■ EXERCISE: An identical copy of all the records is what the answer must contain.

■ DATA PROVIDED:
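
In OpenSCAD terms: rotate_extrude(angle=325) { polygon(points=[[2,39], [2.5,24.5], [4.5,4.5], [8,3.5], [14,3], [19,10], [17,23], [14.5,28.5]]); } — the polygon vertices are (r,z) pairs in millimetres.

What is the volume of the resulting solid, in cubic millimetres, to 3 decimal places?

Profile (r,z), 8 vertices: (2,39) (2.5,24.5) (4.5,4.5) (8,3.5) (14,3) (19,10) (17,23) (14.5,28.5)
edge 0: (2,39)→(2.5,24.5)  cross = 2·24.5 − 2.5·39 = -48.5000; (r_i+r_j)·cross = 4.5·-48.5000 = -218.2500
edge 1: (2.5,24.5)→(4.5,4.5)  cross = 2.5·4.5 − 4.5·24.5 = -99.0000; (r_i+r_j)·cross = 7·-99.0000 = -693.0000
edge 2: (4.5,4.5)→(8,3.5)  cross = 4.5·3.5 − 8·4.5 = -20.2500; (r_i+r_j)·cross = 12.5·-20.2500 = -253.1250
edge 3: (8,3.5)→(14,3)  cross = 8·3 − 14·3.5 = -25.0000; (r_i+r_j)·cross = 22·-25.0000 = -550.0000
edge 4: (14,3)→(19,10)  cross = 14·10 − 19·3 = 83.0000; (r_i+r_j)·cross = 33·83.0000 = 2739.0000
edge 5: (19,10)→(17,23)  cross = 19·23 − 17·10 = 267.0000; (r_i+r_j)·cross = 36·267.0000 = 9612.0000
edge 6: (17,23)→(14.5,28.5)  cross = 17·28.5 − 14.5·23 = 151.0000; (r_i+r_j)·cross = 31.5·151.0000 = 4756.5000
edge 7: (14.5,28.5)→(2,39)  cross = 14.5·39 − 2·28.5 = 508.5000; (r_i+r_j)·cross = 16.5·508.5000 = 8390.2500
Σcross = 816.7500 → A = |Σcross|/2 = 408.3750 mm²
Σ(r_i+r_j)·cross = 23783.3750 → first moment M = |Σ|/6 = 3963.8958
R_c = M/A = 3963.8958/408.3750 = 9.7065 mm
θ = 325° = 5.672320 rad
V = θ·R_c·A = 5.672320·9.7065·408.3750 = 22484.486 mm³

Volume = 22484.486 mm³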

■ REPLY:
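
In OpenSCAD terms: rotate_extrude(angle=325) { polygon(points=[[2,39], [2.5,24.5], [4.5,4.5], [8,3.5], [14,3], [19,10], [17,23], [14.5,28.5]]); } — the polygon vertices are (r,z) pairs in millimetres.

What is the volume of the resulting solid, in cubic millimetres, to 3 decimal places?

Profile (r,z), 8 vertices: (2,39) (2.5,24.5) (4.5,4.5) (8,3.5) (14,3) (19,10) (17,23) (14.5,28.5)
edge 0: (2,39)→(2.5,24.5)  cross = 2·24.5 − 2.5·39 = -48.5000; (r_i+r_j)·cross = 4.5·-48.5000 = -218.2500
edge 1: (2.5,24.5)→(4.5,4.5)  cross = 2.5·4.5 − 4.5·24.5 = -99.0000; (r_i+r_j)·cross = 7·-99.0000 = -693.0000
edge 2: (4.5,4.5)→(8,3.5)  cross = 4.5·3.5 − 8·4.5 = -20.2500; (r_i+r_j)·cross = 12.5·-20.2500 = -253.1250
edge 3: (8,3.5)→(14,3)  cross = 8·3 − 14·3.5 = -25.0000; (r_i+r_j)·cross = 22·-25.0000 = -550.0000
edge 4: (14,3)→(19,10)  cross = 14·10 − 19·3 = 83.0000; (r_i+r_j)·cross = 33·83.0000 = 2739.0000
edge 5: (19,10)→(17,23)  cross = 19·23 − 17·10 = 267.0000; (r_i+r_j)·cross = 36·267.0000 = 9612.0000
edge 6: (17,23)→(14.5,28.5)  cross = 17·28.5 − 14.5·23 = 151.0000; (r_i+r_j)·cross = 31.5·151.0000 = 4756.5000
edge 7: (14.5,28.5)→(2,39)  cross = 14.5·39 − 2·28.5 = 508.5000; (r_i+r_j)·cross = 16.5·508.5000 = 8390.2500
Σcross = 816.7500 → A = |Σcross|/2 = 408.3750 mm²
Σ(r_i+r_j)·cross = 23783.3750 → first moment M = |Σ|/6 = 3963.8958
R_c = M/A = 3963.8958/408.3750 = 9.7065 mm
θ = 325° = 5.672320 rad
V = θ·R_c·A = 5.672320·9.7065·408.3750 = 22484.486 mm³

Volume = 22484.486 mm³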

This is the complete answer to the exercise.